#### WHAT TO PRODUCE
Copy each line below in which the string "none" occurs.

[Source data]
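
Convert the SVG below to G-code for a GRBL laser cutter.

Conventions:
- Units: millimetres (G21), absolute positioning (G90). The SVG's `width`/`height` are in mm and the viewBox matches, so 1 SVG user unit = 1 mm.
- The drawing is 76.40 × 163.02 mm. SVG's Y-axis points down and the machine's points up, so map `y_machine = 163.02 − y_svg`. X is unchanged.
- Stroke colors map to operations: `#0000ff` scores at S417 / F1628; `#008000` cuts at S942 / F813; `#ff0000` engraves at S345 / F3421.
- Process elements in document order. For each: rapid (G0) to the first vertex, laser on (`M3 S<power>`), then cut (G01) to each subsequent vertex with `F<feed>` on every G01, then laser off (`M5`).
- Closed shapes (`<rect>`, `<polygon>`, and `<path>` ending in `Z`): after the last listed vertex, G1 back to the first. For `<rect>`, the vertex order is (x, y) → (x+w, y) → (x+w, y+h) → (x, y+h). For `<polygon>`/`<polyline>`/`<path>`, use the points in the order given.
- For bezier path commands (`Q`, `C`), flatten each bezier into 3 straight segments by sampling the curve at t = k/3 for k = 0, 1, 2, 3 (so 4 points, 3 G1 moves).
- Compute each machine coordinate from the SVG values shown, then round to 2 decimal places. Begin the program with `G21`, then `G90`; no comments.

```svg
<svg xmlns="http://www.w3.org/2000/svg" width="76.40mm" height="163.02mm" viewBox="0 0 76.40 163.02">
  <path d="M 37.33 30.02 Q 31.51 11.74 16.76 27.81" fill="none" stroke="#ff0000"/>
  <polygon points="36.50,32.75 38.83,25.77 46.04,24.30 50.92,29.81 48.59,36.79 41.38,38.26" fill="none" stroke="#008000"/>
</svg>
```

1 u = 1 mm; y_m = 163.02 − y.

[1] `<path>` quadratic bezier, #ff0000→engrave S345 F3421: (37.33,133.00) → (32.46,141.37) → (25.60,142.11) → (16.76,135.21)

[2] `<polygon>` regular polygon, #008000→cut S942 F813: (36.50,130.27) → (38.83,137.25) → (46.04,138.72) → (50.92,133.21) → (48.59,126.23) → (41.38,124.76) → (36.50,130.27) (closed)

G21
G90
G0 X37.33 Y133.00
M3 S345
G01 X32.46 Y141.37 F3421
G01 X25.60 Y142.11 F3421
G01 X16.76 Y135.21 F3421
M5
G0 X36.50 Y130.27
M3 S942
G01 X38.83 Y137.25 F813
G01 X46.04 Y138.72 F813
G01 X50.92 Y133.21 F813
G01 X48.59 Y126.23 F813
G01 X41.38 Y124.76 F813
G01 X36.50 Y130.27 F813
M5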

#### SOLUTION TO THIS PROBLEM
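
  <path d="M 37.33 30.02 Q 31.51 11.74 16.76 27.81" fill="none" stroke="#ff0000"/>
  <polygon points="36.50,32.75 38.83,25.77 46.04,24.30 50.92,29.81 48.59,36.79 41.38,38.26" fill="none" stroke="#008000"/>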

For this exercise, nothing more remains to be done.